§ **WORK TO BE COMPLETED**
From the entries, filter out every line that lacks "INITIAL" and copy the rest.

§ **AVAILABLE DATA**

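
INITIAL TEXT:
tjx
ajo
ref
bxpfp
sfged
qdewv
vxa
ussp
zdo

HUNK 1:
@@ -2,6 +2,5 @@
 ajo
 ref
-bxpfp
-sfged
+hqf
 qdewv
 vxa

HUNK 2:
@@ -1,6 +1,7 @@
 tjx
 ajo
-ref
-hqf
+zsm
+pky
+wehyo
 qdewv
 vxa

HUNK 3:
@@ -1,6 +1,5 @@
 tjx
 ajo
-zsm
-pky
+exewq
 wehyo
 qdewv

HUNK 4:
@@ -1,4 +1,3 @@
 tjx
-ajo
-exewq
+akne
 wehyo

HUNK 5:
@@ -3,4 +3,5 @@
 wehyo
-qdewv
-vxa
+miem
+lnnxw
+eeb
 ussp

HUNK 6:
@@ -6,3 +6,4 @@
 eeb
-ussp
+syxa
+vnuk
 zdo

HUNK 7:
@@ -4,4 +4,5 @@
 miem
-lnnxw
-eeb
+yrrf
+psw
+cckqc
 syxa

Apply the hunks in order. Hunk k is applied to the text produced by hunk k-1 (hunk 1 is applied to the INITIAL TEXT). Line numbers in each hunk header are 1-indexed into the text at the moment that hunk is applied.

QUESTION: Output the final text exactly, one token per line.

Answer: tjx
akne
wehyo
miem
yrrf
psw
cckqc
syxa
vnuk
zdo

Derivation:
Hunk 1: at line 2 remove [bxpfp,sfged] add [hqf] -> 8 lines: tjx ajo ref hqf qdewv vxa ussp zdo
Hunk 2: at line 1 remove [ref,hqf] add [zsm,pky,wehyo] -> 9 lines: tjx ajo zsm pky wehyo qdewv vxa ussp zdo
Hunk 3: at line 1 remove [zsm,pky] add [exewq] -> 8 lines: tjx ajo exewq wehyo qdewv vxa ussp zdo
Hunk 4: at line 1 remove [ajo,exewq] add [akne] -> 7 lines: tjx akne wehyo qdewv vxa ussp zdo
Hunk 5: at line 3 remove [qdewv,vxa] add [miem,lnnxw,eeb] -> 8 lines: tjx akne wehyo miem lnnxw eeb ussp zdo
Hunk 6: at line 6 remove [ussp] add [syxa,vnuk] -> 9 lines: tjx akne wehyo miem lnnxw eeb syxa vnuk zdo
Hunk 7: at line 4 remove [lnnxw,eeb] add [yrrf,psw,cckqc] -> 10 lines: tjx akne wehyo miem yrrf psw cckqc syxa vnuk zdo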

§ **FINISHED EXERCISE**
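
INITIAL TEXT:
Apply the hunks in order. Hunk k is applied to the text produced by hunk k-1 (hunk 1 is applied to the INITIAL TEXT). Line numbers in each hunk header are 1-indexed into the text at the moment that hunk is applied.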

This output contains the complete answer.